Work task -> Would you print out every entry exactly as given?

Dataset ->
•••••

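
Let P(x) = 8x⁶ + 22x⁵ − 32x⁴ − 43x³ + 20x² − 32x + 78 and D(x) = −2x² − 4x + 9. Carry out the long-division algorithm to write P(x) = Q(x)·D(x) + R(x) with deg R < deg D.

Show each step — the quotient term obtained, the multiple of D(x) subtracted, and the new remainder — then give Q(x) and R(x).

Step 1: lead(8x⁶ + 22x⁵ − 32x⁴ − 43x³ + 20x² − 32x + 78) ÷ lead(D) = 8x⁶ ÷ −2x² = −4x⁴. Subtract (−4x⁴)·D = 8x⁶ + 16x⁵ − 36x⁴. Remainder: 6x⁵ + 4x⁴ − 43x³ + 20x² − 32x + 78.
Step 2: lead(6x⁵ + 4x⁴ − 43x³ + 20x² − 32x + 78) ÷ lead(D) = 6x⁵ ÷ −2x² = −3x³. Subtract (−3x³)·D = 6x⁵ + 12x⁴ − 27x³. Remainder: −8x⁴ − 16x³ + 20x² − 32x + 78.
Step 3: lead(−8x⁴ − 16x³ + 20x² − 32x + 78) ÷ lead(D) = −8x⁴ ÷ −2x² = 4x². Subtract (4x²)·D = −8x⁴ − 16x³ + 36x². Remainder: −16x² − 32x + 78.
Step 4: lead(−16x² − 32x + 78) ÷ lead(D) = −16x² ÷ −2x² = 8. Subtract (8)·D = −16x² − 32x + 72. Remainder: 6.

Q(x) = −4x⁴ − 3x³ + 4x² + 8; R(x) = 6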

•••••

Reply to the task ->
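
Let P(x) = 8x⁶ + 22x⁵ − 32x⁴ − 43x³ + 20x² − 32x + 78 and D(x) = −2x² − 4x + 9. Carry out the long-division algorithm to write P(x) = Q(x)·D(x) + R(x) with deg R < deg D.

Show each step — the quotient term obtained, the multiple of D(x) subtracted, and the new remainder — then give Q(x) and R(x).

Step 1: lead(8x⁶ + 22x⁵ − 32x⁴ − 43x³ + 20x² − 32x + 78) ÷ lead(D) = 8x⁶ ÷ −2x² = −4x⁴. Subtract (−4x⁴)·D = 8x⁶ + 16x⁵ − 36x⁴. Remainder: 6x⁵ + 4x⁴ − 43x³ + 20x² − 32x + 78.
Step 2: lead(6x⁵ + 4x⁴ − 43x³ + 20x² − 32x + 78) ÷ lead(D) = 6x⁵ ÷ −2x² = −3x³. Subtract (−3x³)·D = 6x⁵ + 12x⁴ − 27x³. Remainder: −8x⁴ − 16x³ + 20x² − 32x + 78.
Step 3: lead(−8x⁴ − 16x³ + 20x² − 32x + 78) ÷ lead(D) = −8x⁴ ÷ −2x² = 4x². Subtract (4x²)·D = −8x⁴ − 16x³ + 36x². Remainder: −16x² − 32x + 78.
Step 4: lead(−16x² − 32x + 78) ÷ lead(D) = −16x² ÷ −2x² = 8. Subtract (8)·D = −16x² − 32x + 72. Remainder: 6.

Q(x) = −4x⁴ − 3x³ + 4x² + 8; R(x) = 6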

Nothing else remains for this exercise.